*ACTIVITY:* In the records below, find the line with "- feedback loop" and the line with "K4(s) = (-1)/2". Print both exactly, along with every line between them, and no other line.

*DATA LISTING:*
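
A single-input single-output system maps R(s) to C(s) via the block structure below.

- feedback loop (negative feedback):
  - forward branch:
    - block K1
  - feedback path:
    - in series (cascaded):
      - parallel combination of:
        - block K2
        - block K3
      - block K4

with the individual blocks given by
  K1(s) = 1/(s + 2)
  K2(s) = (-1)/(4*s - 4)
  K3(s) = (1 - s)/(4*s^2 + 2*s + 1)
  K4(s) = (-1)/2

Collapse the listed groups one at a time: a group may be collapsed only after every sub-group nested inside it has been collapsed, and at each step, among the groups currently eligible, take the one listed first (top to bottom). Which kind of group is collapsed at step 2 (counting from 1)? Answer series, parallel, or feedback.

Step 1 - add K2, K3 (parallel)
Step 2 - reduce the series chain (K2+K3), K4
Step 3 - reduce the feedback loop with forward K1 and return ((K2+K3)*K4)
Step 2 collapses a series group.

Answer: series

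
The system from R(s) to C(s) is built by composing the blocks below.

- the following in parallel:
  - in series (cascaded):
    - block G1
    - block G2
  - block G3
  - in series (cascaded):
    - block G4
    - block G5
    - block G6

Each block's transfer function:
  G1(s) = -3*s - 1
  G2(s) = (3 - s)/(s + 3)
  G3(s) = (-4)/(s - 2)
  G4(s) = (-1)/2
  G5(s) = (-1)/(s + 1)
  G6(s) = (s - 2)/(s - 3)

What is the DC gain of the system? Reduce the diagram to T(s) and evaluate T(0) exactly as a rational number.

Reducing step by step:

(1) cascade G1, G2 gives (3*s^2 - 8*s - 3)/(s + 3)
(2) reduce the series chain G4, G5, G6 gives (s - 2)/(2*s^2 - 4*s - 6)
(3) reduce the parallel group (G1*G2), G3, (G4*G5*G6) gives (6*s^5 - 40*s^4 + 57*s^3 + 35*s^2 - 38*s + 48)/(2*s^4 - 2*s^3 - 22*s^2 + 18*s + 36)
That last expression is T(s); at s = 0 only the constant terms survive, so T(0) = 48/36 = 4/3.

Answer: 4/3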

*WRITTEN SOLUTION:*
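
- feedback loop (negative feedback):
  - forward branch:
    - block K1
  - feedback path:
    - in series (cascaded):
      - parallel combination of:
        - block K2
        - block K3
      - block K4

with the individual blocks given by
  K1(s) = 1/(s + 2)
  K2(s) = (-1)/(4*s - 4)
  K3(s) = (1 - s)/(4*s^2 + 2*s + 1)
  K4(s) = (-1)/2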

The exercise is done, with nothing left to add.